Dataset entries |
****************************************
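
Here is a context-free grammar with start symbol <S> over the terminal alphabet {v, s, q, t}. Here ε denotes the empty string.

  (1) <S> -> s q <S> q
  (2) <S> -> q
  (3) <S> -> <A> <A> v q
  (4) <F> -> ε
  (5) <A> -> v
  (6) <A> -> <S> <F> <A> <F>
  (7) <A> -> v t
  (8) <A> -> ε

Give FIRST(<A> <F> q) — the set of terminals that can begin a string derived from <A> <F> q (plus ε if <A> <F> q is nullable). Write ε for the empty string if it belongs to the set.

FIRST(<F>): from <F>->ε we get {ε}. So FIRST(<F>) = {ε}.
FIRST(<S>): from <S>->s q <S> q we get {s}; from <S>->q we get {q}; from <S>-><A> <A> v q we get {q, s, v}. So FIRST(<S>) = {q, s, v}.
FIRST(<A>): from <A>->v we get {v}; from <A>-><S> <F> <A> <F> we get {q, s, v}; from <A>->v t we get {v}; from <A>->ε we get {ε}. So FIRST(<A>) = {ε, q, s, v}.
FIRST(<A> <F> q): take FIRST of each symbol in turn, carrying on past any symbol whose FIRST contains ε; result {q, s, v}.

{q, s, v}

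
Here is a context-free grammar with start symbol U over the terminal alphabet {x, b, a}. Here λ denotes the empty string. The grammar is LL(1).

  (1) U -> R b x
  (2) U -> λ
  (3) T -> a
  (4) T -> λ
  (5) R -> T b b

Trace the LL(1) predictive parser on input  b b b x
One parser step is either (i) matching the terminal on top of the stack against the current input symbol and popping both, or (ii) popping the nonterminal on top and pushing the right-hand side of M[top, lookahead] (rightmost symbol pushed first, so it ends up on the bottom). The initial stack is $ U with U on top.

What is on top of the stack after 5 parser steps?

b

step 1: stack=$ U  input=b b b x $  — expand U -> R b x
step 2: stack=$ x b R  input=b b b x $  — expand R -> T b b
step 3: stack=$ x b b b T  input=b b b x $  — expand T -> λ
step 4: stack=$ x b b b  input=b b b x $  — match b
step 5: stack=$ x b b  input=b b x $  — match b
Stack after step 5: $ x b (top = b).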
****************************************
Task goal | From the data above, work out how many lines hold "free". Answer with the number alone.

Solution to the problem | 2